*EXERCISE OBJECTIVE*:
Every entry must be reproduced word for word.

START TASK DATA

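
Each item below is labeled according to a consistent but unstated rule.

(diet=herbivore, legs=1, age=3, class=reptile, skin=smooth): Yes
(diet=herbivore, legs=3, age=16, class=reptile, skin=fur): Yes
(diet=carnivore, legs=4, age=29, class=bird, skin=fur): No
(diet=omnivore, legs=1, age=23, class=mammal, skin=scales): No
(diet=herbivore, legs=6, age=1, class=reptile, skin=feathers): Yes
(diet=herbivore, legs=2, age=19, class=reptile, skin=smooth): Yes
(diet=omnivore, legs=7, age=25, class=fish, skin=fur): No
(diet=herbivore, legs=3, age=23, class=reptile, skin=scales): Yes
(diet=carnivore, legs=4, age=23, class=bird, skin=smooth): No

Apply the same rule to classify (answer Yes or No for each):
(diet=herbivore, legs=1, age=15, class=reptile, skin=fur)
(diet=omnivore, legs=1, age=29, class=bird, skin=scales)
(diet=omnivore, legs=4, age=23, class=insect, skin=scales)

The classifier is using: class is reptile.
(diet=herbivore, legs=1, age=15, class=reptile, skin=fur): class is reptile — meets the rule, so Yes.
(diet=omnivore, legs=1, age=29, class=bird, skin=scales): class is bird — does not fit, so No.
(diet=omnivore, legs=4, age=23, class=insect, skin=scales): class is insect — does not fit, so No.

Yes, No, No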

END TASK DATA

*RESPONSE AREA*:
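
Each item below is labeled according to a consistent but unstated rule.

(diet=herbivore, legs=1, age=3, class=reptile, skin=smooth): Yes
(diet=herbivore, legs=3, age=16, class=reptile, skin=fur): Yes
(diet=carnivore, legs=4, age=29, class=bird, skin=fur): No
(diet=omnivore, legs=1, age=23, class=mammal, skin=scales): No
(diet=herbivore, legs=6, age=1, class=reptile, skin=feathers): Yes
(diet=herbivore, legs=2, age=19, class=reptile, skin=smooth): Yes
(diet=omnivore, legs=7, age=25, class=fish, skin=fur): No
(diet=herbivore, legs=3, age=23, class=reptile, skin=scales): Yes
(diet=carnivore, legs=4, age=23, class=bird, skin=smooth): No

Apply the same rule to classify (answer Yes or No for each):
(diet=herbivore, legs=1, age=15, class=reptile, skin=fur)
(diet=omnivore, legs=1, age=29, class=bird, skin=scales)
(diet=omnivore, legs=4, age=23, class=insect, skin=scales)

The classifier is using: class is reptile.
(diet=herbivore, legs=1, age=15, class=reptile, skin=fur): class is reptile — meets the rule, so Yes.
(diet=omnivore, legs=1, age=29, class=bird, skin=scales): class is bird — does not fit, so No.
(diet=omnivore, legs=4, age=23, class=insect, skin=scales): class is insect — does not fit, so No.

Yes, No, No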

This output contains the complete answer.